■ Exercise details ■
Search the entries below for "adjacency" and copy each matching line.

### Data supplied

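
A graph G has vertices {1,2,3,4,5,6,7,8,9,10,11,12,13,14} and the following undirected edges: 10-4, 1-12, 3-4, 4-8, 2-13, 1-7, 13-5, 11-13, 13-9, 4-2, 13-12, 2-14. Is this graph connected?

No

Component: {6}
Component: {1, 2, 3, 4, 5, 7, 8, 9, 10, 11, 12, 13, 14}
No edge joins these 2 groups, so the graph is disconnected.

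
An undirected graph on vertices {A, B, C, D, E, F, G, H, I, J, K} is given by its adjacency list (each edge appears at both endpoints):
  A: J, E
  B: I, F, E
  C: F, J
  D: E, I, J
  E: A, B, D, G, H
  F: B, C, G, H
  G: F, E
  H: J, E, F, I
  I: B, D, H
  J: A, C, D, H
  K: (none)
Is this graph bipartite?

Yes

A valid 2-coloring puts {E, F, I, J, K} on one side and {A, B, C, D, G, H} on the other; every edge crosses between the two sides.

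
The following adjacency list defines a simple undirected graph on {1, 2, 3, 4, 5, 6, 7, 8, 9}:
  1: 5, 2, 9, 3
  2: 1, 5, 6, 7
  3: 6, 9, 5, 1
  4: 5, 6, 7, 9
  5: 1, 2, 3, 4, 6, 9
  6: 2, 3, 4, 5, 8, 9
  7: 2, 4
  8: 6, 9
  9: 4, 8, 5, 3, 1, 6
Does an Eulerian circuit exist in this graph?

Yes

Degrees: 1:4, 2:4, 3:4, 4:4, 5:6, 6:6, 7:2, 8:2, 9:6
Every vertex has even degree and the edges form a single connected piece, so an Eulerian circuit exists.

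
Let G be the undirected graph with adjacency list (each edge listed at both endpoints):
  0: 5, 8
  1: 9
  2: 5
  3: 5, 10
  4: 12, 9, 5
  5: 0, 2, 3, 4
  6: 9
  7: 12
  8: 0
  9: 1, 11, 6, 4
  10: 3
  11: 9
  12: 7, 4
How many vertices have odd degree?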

######

■ Task solution ■
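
An undirected graph on vertices {A, B, C, D, E, F, G, H, I, J, K} is given by its adjacency list (each edge appears at both endpoints):
The following adjacency list defines a simple undirected graph on {1, 2, 3, 4, 5, 6, 7, 8, 9}:
Let G be the undirected graph with adjacency list (each edge listed at both endpoints):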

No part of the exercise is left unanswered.